[Dataset entries]
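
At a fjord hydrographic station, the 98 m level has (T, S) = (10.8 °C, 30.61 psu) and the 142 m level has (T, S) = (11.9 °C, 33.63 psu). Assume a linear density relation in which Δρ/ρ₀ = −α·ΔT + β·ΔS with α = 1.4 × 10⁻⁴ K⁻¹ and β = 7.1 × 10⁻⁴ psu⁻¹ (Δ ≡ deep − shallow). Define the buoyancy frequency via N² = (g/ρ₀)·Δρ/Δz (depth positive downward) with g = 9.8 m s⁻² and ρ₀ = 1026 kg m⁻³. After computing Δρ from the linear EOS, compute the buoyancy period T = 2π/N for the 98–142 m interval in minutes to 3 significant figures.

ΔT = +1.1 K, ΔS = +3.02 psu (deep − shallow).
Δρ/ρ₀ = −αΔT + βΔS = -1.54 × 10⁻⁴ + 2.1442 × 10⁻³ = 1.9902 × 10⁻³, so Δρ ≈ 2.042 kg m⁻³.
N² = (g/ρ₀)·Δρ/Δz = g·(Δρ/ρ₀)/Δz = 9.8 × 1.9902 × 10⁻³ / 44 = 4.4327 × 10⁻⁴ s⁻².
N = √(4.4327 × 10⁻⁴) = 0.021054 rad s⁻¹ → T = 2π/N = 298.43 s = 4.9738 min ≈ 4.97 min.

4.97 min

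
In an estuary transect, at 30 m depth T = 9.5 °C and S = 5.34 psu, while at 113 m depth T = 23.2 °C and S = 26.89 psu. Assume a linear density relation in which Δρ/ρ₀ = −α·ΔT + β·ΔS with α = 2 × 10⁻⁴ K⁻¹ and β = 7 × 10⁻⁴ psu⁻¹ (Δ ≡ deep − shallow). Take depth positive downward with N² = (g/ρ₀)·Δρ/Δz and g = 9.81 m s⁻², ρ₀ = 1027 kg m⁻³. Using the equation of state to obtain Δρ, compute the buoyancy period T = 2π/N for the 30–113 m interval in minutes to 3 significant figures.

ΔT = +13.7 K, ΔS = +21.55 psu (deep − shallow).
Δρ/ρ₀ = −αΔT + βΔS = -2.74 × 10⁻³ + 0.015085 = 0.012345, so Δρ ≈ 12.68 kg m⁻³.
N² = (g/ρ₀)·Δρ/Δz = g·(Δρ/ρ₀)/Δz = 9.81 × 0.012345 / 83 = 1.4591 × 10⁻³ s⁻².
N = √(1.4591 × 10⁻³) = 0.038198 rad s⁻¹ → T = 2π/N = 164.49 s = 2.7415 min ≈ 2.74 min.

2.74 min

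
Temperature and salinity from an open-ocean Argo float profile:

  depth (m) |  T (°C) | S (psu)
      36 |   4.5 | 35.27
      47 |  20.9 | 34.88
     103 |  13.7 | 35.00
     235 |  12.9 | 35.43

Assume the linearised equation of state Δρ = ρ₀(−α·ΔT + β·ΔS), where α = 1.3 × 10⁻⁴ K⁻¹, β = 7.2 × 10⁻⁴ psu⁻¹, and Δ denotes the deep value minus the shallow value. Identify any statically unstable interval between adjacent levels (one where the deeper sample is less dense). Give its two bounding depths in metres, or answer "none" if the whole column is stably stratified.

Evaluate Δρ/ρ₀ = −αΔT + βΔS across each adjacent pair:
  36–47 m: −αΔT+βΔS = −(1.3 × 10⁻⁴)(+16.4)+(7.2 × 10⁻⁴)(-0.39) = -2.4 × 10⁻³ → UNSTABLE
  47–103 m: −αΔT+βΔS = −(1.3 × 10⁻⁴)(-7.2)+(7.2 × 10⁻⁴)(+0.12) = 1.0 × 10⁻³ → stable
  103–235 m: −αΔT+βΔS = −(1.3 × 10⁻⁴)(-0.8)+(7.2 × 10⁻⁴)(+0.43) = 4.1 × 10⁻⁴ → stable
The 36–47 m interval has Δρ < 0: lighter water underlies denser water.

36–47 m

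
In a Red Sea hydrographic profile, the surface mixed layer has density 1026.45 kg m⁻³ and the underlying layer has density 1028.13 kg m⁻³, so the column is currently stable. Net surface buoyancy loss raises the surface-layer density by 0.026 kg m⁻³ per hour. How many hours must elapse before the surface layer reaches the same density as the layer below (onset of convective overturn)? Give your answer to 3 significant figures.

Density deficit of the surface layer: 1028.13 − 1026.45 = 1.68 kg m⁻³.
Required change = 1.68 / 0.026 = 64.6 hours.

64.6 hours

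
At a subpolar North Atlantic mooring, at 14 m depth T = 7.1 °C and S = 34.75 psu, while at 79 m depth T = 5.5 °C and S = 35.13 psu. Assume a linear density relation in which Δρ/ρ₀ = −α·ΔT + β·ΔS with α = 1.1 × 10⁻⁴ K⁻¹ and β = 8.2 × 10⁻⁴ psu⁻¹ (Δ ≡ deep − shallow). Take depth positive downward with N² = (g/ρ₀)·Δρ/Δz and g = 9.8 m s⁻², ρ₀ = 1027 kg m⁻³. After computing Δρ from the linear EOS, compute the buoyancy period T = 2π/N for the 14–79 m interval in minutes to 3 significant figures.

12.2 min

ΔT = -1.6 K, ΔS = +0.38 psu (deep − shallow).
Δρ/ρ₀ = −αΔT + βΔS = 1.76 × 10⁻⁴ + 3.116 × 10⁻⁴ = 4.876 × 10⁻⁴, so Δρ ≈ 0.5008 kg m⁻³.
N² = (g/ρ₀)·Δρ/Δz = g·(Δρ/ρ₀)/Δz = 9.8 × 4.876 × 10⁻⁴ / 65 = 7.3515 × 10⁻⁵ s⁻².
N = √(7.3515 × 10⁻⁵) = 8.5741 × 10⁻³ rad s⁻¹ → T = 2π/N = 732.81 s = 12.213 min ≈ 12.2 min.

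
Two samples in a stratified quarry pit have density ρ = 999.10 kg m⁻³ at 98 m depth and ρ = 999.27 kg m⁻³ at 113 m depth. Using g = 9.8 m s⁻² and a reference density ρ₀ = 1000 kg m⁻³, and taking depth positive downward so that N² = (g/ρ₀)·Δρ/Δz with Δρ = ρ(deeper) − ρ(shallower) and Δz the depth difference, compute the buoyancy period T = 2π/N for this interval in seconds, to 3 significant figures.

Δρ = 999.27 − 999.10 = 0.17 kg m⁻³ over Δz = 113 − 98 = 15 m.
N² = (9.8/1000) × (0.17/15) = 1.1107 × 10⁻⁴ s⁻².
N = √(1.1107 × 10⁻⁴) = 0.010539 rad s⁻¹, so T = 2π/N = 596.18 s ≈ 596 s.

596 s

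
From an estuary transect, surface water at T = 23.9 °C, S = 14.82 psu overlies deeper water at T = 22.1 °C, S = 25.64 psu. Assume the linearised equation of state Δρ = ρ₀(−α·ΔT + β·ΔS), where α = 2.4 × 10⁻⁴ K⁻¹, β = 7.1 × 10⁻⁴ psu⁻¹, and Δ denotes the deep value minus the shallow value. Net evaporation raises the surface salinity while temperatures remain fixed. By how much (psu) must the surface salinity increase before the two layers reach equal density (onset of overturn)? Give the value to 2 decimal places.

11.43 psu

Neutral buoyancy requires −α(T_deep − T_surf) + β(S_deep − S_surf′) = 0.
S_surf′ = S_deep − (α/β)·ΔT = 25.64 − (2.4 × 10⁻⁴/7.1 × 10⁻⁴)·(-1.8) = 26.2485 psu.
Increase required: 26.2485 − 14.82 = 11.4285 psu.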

* * *

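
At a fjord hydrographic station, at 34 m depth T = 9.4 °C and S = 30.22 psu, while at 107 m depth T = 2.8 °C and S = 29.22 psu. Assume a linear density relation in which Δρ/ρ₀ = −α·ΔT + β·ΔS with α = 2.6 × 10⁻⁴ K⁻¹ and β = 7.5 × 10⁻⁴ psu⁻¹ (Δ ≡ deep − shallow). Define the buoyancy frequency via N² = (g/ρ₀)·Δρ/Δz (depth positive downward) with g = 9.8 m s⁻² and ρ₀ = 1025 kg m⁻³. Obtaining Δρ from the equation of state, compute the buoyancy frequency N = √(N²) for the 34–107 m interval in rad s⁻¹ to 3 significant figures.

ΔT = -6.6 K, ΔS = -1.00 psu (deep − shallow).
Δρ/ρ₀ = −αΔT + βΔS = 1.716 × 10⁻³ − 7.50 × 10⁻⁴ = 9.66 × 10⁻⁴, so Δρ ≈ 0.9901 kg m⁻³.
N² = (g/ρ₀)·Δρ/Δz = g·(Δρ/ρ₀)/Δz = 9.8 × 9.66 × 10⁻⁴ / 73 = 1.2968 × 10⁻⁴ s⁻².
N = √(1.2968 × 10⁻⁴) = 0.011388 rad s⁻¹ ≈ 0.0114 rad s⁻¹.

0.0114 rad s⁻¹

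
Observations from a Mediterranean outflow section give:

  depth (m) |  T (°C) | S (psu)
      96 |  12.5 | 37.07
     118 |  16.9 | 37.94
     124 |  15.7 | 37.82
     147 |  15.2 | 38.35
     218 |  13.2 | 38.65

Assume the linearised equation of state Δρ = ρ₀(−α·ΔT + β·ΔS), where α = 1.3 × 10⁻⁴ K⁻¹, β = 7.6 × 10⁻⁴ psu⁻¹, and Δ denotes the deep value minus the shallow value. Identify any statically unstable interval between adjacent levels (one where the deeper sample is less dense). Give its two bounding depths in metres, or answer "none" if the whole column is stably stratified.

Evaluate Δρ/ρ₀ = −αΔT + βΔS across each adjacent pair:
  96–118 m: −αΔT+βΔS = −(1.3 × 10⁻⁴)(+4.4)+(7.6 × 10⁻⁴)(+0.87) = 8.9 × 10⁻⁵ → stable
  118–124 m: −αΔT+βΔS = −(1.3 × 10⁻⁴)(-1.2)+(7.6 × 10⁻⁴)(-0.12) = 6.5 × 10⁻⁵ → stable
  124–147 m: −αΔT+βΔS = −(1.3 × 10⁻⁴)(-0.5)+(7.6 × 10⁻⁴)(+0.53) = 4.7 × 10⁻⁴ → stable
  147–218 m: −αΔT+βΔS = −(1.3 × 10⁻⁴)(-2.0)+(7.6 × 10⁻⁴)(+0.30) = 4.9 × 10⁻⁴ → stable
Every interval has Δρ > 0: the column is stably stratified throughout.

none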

==

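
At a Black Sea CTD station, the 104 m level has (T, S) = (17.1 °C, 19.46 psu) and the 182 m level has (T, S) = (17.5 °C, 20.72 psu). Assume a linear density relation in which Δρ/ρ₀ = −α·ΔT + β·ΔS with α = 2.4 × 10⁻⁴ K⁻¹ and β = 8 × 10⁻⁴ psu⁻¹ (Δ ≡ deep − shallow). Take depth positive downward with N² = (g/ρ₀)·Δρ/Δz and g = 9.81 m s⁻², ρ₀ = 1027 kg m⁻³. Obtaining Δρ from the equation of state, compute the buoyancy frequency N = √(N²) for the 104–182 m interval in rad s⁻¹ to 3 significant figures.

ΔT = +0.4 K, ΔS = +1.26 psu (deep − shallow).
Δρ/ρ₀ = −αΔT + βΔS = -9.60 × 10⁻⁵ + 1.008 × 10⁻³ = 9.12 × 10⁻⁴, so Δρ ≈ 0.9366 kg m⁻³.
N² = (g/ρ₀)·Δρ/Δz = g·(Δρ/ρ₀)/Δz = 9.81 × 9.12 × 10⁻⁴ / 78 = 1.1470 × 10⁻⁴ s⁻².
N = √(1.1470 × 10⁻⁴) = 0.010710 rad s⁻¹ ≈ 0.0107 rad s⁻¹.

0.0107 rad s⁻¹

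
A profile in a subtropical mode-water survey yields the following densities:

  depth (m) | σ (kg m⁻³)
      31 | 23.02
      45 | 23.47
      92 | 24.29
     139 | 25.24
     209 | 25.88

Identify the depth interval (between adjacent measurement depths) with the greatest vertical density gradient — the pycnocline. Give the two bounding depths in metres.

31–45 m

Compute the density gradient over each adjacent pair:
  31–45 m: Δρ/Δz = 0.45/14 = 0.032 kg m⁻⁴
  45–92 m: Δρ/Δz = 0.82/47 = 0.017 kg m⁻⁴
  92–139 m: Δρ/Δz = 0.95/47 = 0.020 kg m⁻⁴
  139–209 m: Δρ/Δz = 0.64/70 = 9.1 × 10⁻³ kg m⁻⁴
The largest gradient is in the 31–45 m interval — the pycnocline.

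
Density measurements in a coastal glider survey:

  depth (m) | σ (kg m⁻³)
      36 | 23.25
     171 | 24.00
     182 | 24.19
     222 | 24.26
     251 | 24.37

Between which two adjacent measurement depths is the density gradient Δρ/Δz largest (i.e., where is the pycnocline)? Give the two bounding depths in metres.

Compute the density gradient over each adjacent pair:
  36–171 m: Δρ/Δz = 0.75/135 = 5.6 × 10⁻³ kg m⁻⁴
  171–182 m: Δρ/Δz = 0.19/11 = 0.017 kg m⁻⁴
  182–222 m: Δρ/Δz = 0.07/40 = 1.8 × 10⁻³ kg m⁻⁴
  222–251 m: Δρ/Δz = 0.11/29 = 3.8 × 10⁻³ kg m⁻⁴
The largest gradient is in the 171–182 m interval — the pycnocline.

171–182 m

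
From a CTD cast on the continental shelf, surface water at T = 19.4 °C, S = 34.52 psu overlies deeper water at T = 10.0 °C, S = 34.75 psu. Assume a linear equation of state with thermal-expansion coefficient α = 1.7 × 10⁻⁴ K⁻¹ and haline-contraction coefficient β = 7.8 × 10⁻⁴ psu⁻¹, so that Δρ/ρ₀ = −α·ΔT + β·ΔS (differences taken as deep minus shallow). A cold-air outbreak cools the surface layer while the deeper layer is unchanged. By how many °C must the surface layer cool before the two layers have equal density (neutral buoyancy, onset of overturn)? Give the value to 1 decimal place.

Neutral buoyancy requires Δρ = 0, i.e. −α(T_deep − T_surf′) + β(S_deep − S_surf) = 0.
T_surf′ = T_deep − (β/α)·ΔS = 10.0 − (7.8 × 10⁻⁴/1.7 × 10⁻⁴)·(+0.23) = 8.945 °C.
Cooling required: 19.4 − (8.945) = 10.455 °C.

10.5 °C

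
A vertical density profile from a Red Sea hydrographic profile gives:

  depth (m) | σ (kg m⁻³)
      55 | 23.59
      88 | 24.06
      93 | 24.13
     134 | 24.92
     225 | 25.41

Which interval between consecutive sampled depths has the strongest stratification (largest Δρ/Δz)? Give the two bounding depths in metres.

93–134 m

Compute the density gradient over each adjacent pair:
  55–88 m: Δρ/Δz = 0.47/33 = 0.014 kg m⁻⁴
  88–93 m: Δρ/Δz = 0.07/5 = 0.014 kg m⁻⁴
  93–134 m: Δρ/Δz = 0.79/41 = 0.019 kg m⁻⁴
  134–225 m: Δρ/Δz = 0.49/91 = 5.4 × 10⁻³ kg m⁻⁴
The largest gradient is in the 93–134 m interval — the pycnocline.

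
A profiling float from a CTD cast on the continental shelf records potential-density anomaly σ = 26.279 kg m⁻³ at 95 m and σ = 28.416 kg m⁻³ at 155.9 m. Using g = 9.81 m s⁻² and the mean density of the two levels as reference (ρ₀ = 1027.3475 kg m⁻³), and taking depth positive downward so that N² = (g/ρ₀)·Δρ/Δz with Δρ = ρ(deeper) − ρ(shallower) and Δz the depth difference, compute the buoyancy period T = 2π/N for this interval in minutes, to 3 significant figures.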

### EXERCISE GOAL
Keep only those lines of the records that hold "survey", and return them.

### TASK RESPONSE
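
A profile in a subtropical mode-water survey yields the following densities:
Density measurements in a coastal glider survey: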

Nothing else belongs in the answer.